Collected data:
*****
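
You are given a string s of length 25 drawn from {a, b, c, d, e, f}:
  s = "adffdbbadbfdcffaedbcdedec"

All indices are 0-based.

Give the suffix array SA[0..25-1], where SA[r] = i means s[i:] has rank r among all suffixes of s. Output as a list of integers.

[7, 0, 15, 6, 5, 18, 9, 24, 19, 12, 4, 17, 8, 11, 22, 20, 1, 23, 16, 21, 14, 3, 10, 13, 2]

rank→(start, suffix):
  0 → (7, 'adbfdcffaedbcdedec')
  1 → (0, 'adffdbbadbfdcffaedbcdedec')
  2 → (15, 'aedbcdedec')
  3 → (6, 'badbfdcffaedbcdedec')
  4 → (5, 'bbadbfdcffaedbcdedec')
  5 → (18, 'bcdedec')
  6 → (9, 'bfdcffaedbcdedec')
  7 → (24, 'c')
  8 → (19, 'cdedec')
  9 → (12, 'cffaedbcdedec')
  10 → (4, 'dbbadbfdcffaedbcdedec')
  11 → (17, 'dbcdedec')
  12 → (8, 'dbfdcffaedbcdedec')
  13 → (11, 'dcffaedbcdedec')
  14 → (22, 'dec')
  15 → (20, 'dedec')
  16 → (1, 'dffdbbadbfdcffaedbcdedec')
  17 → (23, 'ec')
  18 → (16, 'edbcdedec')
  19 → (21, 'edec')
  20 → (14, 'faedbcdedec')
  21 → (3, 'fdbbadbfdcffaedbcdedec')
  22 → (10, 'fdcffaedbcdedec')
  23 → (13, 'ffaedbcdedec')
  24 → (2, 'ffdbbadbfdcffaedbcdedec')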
*****
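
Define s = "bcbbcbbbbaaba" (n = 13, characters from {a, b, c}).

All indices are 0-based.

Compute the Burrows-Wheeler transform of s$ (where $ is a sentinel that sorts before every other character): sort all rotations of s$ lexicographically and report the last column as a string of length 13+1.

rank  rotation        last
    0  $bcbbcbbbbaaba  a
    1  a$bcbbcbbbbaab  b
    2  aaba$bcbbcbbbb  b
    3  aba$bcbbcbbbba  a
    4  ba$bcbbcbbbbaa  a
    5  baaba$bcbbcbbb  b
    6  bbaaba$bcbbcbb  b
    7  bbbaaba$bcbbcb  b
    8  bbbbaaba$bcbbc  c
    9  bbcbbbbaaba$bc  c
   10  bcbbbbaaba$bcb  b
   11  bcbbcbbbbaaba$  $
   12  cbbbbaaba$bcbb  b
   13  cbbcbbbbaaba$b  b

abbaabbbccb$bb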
*****
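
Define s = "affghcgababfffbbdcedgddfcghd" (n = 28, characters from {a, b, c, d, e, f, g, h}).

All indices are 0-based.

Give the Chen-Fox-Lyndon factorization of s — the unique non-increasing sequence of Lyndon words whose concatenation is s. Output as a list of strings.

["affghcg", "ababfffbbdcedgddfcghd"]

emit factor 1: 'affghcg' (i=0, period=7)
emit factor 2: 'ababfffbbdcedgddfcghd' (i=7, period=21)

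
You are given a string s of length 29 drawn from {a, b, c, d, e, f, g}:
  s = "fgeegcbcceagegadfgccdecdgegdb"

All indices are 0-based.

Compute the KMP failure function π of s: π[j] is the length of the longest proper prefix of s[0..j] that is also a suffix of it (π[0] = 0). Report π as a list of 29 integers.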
*****
» Exercise description: Report every line in the data above in which the word "from" appears.

» Result of this task:
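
You are given a string s of length 25 drawn from {a, b, c, d, e, f}:
Define s = "bcbbcbbbbaaba" (n = 13, characters from {a, b, c}).
Define s = "affghcgababfffbbdcedgddfcghd" (n = 28, characters from {a, b, c, d, e, f, g, h}).
You are given a string s of length 29 drawn from {a, b, c, d, e, f, g}: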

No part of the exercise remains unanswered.